*** ENTRIES SUPPLIED ***
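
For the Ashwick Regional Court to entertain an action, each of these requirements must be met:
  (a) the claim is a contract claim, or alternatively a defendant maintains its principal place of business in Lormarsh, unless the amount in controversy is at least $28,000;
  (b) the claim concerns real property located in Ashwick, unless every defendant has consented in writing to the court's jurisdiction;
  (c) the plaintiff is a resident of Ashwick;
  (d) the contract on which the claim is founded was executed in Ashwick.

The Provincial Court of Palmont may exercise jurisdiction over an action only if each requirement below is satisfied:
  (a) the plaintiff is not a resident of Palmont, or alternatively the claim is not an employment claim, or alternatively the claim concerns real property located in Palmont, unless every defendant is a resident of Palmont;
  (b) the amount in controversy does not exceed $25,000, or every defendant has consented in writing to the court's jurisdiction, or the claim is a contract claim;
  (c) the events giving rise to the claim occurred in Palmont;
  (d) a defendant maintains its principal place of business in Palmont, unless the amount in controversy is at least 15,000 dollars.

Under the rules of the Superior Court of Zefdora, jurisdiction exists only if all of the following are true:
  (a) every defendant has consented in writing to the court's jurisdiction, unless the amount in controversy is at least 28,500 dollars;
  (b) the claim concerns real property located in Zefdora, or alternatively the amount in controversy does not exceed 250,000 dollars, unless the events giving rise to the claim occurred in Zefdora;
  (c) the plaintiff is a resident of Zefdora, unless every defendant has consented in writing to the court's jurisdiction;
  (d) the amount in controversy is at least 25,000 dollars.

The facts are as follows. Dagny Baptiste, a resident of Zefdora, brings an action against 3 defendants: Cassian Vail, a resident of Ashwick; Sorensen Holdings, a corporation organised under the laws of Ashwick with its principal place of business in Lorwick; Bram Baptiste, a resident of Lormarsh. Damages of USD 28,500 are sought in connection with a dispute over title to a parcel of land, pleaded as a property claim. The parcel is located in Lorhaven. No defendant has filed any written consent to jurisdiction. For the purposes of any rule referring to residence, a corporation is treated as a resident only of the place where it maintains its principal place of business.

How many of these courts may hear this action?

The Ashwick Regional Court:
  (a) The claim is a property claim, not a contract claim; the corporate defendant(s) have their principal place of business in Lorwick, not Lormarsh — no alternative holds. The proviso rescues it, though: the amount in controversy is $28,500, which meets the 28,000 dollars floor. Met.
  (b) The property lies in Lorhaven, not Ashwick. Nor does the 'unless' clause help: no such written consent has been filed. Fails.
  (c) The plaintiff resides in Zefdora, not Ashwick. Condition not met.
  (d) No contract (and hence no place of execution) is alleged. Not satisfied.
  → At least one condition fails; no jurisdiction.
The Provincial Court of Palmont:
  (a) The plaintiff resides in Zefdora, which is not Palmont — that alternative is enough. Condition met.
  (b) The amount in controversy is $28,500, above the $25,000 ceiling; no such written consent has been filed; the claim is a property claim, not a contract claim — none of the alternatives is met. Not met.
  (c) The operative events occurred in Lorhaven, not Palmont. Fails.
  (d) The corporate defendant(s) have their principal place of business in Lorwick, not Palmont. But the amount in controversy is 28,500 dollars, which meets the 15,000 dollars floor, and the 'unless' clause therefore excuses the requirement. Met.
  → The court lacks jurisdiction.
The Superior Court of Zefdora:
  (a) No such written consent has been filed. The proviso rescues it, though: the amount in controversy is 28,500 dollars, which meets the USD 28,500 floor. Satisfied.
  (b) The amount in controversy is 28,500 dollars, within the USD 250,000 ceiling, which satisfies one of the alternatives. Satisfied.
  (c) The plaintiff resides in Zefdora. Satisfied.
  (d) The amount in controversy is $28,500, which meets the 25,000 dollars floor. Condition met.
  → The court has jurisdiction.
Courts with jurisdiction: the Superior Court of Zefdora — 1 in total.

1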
*** End of ENTRIES SUPPLIED ***
*** ENTRIES SUPPLIED ***
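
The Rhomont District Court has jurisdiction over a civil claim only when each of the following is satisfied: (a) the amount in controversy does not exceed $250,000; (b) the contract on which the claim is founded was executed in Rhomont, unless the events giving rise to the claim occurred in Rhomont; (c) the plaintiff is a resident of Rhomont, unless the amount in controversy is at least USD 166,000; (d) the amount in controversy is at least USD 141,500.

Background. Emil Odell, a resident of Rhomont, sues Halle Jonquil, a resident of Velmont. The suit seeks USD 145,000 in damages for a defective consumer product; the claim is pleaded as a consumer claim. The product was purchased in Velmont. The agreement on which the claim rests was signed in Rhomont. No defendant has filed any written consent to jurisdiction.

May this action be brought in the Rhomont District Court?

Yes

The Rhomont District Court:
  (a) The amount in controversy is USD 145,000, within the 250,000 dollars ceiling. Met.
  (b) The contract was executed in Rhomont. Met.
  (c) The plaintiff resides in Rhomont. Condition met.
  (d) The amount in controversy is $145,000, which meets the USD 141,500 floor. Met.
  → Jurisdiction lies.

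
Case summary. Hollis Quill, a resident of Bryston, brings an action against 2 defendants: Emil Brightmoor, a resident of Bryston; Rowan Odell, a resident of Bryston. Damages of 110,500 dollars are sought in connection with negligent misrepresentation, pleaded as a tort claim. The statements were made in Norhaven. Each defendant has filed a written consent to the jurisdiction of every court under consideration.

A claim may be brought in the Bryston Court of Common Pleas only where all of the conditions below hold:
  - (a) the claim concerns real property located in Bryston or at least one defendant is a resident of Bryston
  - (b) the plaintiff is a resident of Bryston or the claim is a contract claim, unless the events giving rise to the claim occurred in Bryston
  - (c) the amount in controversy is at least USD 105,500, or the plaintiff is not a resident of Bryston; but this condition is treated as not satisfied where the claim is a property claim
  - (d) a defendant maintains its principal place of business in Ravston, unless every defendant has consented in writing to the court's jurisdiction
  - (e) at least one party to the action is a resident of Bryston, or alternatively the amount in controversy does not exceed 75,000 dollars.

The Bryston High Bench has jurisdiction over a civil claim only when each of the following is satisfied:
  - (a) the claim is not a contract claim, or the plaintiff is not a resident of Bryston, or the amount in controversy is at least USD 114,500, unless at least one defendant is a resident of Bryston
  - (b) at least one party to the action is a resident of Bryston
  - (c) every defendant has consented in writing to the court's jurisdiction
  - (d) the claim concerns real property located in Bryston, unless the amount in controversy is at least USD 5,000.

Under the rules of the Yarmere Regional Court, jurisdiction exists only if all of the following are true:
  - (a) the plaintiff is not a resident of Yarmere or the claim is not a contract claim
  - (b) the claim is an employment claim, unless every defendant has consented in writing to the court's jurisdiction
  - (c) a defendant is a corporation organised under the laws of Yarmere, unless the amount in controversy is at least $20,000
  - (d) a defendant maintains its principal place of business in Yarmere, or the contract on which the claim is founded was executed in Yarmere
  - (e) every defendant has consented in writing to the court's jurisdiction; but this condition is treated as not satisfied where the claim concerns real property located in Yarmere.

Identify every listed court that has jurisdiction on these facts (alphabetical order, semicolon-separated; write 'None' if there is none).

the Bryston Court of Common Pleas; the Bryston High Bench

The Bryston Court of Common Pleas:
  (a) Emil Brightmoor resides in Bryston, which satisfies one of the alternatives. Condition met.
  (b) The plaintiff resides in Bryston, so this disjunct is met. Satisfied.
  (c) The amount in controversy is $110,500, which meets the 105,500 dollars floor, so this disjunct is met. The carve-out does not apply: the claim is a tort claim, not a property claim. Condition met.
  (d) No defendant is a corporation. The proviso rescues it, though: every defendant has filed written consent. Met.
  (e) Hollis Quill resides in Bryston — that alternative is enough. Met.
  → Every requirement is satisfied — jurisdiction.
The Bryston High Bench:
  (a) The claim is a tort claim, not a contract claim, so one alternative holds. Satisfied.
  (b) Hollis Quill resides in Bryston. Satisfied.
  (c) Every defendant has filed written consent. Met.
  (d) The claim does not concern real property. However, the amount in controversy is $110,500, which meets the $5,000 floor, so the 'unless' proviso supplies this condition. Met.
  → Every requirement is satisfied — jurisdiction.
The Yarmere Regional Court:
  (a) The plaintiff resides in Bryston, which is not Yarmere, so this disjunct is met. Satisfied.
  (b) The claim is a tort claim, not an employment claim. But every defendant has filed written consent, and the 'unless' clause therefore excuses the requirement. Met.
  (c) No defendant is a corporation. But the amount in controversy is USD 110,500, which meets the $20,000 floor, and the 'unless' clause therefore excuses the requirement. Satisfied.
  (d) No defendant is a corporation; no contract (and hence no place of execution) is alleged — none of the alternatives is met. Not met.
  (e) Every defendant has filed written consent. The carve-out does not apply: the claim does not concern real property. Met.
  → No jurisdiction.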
*** End of ENTRIES SUPPLIED ***
*** ENTRIES SUPPLIED ***
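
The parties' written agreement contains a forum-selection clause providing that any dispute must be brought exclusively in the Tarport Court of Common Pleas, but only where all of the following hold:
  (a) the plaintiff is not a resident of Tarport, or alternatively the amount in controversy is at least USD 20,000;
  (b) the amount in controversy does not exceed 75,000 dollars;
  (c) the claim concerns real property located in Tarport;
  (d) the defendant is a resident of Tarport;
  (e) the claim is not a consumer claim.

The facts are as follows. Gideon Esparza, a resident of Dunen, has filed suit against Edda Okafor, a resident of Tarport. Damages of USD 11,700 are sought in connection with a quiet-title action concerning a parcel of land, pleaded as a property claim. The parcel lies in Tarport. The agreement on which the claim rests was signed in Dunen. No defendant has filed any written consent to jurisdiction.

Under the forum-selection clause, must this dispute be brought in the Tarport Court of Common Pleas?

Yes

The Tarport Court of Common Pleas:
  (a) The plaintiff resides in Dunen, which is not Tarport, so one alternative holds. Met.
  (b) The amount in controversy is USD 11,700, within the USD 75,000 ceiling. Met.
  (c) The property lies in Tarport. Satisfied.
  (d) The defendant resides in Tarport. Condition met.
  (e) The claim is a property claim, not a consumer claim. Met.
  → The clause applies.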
*** End of ENTRIES SUPPLIED ***
_YOUR OBJECTIVE:_ Taking the entries above, write out exactly each line from the one holding "(c) the events" to the one holding "(d) the amount in controversy is at least 25,000", both included, and stop there.

_ANSWER BOX:_
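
  (c) the events giving rise to the claim occurred in Palmont;
  (d) a defendant maintains its principal place of business in Palmont, unless the amount in controversy is at least 15,000 dollars.

Under the rules of the Superior Court of Zefdora, jurisdiction exists only if all of the following are true:
  (a) every defendant has consented in writing to the court's jurisdiction, unless the amount in controversy is at least 28,500 dollars;
  (b) the claim concerns real property located in Zefdora, or alternatively the amount in controversy does not exceed 250,000 dollars, unless the events giving rise to the claim occurred in Zefdora;
  (c) the plaintiff is a resident of Zefdora, unless every defendant has consented in writing to the court's jurisdiction;
  (d) the amount in controversy is at least 25,000 dollars.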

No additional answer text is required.